◆ **ASSIGNMENT**:
Once the line containing "d/dl [0.83*l^3 +" is found in the entries below, reproduce it and every line after it, stopping at and including the line containing "(h^2 - 3*h - 4)/(h^3"; reproduce nothing else, and keep each line exact.

◆ **Stored items from a collection**:
--- START ---
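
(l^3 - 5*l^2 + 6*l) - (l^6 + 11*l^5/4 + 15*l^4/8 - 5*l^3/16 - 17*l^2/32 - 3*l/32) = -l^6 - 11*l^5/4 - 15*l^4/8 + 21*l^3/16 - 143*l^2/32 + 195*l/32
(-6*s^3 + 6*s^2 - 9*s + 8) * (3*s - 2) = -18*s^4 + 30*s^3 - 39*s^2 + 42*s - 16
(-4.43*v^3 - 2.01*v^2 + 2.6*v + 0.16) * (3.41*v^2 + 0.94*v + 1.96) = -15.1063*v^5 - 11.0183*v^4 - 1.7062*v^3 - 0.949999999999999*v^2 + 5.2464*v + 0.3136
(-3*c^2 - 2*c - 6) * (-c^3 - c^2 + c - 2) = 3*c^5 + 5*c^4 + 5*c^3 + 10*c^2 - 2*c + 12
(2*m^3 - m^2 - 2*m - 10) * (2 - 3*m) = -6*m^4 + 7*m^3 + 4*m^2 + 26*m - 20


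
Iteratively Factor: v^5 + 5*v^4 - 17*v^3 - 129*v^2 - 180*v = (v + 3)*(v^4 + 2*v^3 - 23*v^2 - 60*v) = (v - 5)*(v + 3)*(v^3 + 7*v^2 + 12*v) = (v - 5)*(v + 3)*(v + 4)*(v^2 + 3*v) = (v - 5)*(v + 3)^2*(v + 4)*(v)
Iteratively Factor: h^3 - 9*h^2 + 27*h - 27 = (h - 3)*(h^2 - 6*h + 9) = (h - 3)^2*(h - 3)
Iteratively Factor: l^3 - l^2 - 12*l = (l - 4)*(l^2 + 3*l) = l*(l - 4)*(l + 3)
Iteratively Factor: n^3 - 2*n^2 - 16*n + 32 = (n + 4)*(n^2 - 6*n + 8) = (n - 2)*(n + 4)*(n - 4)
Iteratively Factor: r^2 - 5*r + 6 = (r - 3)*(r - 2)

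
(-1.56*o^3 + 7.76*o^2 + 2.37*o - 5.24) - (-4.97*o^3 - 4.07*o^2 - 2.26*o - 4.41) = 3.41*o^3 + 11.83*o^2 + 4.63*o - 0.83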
--- END ---
--- START ---
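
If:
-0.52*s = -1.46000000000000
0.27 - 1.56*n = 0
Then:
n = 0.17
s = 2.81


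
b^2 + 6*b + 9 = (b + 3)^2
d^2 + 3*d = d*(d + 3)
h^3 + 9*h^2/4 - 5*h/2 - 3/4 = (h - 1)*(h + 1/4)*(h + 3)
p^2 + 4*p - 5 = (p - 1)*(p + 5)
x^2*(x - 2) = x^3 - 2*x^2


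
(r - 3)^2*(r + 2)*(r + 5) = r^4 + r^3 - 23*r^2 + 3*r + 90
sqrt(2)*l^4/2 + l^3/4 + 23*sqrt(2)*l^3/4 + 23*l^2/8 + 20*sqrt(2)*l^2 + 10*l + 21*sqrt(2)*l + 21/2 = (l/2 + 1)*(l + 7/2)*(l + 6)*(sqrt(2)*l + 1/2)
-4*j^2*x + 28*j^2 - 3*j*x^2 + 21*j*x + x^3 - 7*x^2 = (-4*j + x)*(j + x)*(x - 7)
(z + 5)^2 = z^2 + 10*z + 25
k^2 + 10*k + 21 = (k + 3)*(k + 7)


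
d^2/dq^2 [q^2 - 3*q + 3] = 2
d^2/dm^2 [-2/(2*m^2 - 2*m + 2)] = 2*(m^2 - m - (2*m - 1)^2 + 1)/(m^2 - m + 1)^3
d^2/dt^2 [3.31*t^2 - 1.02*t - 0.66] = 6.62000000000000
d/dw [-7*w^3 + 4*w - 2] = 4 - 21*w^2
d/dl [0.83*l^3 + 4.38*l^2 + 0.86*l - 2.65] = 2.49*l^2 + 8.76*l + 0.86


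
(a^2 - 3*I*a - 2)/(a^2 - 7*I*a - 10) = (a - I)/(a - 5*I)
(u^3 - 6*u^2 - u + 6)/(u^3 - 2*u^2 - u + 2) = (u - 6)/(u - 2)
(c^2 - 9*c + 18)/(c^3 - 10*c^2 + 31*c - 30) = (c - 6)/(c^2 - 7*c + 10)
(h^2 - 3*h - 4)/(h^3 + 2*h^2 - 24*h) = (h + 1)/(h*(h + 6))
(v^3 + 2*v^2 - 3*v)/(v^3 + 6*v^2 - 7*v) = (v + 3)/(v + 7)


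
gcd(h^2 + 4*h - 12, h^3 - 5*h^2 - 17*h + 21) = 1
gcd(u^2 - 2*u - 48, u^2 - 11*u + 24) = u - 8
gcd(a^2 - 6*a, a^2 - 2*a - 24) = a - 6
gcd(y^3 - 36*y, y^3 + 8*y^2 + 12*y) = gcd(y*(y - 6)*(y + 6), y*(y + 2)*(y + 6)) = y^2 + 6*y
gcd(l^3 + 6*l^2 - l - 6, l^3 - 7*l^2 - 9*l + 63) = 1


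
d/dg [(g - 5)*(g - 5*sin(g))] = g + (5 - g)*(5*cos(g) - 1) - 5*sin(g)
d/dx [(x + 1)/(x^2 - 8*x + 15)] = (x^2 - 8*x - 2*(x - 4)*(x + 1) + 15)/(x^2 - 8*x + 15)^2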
--- END ---
◆ **SOLUTION FOR THIS TASK**:
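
d/dl [0.83*l^3 + 4.38*l^2 + 0.86*l - 2.65] = 2.49*l^2 + 8.76*l + 0.86


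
(a^2 - 3*I*a - 2)/(a^2 - 7*I*a - 10) = (a - I)/(a - 5*I)
(u^3 - 6*u^2 - u + 6)/(u^3 - 2*u^2 - u + 2) = (u - 6)/(u - 2)
(c^2 - 9*c + 18)/(c^3 - 10*c^2 + 31*c - 30) = (c - 6)/(c^2 - 7*c + 10)
(h^2 - 3*h - 4)/(h^3 + 2*h^2 - 24*h) = (h + 1)/(h*(h + 6))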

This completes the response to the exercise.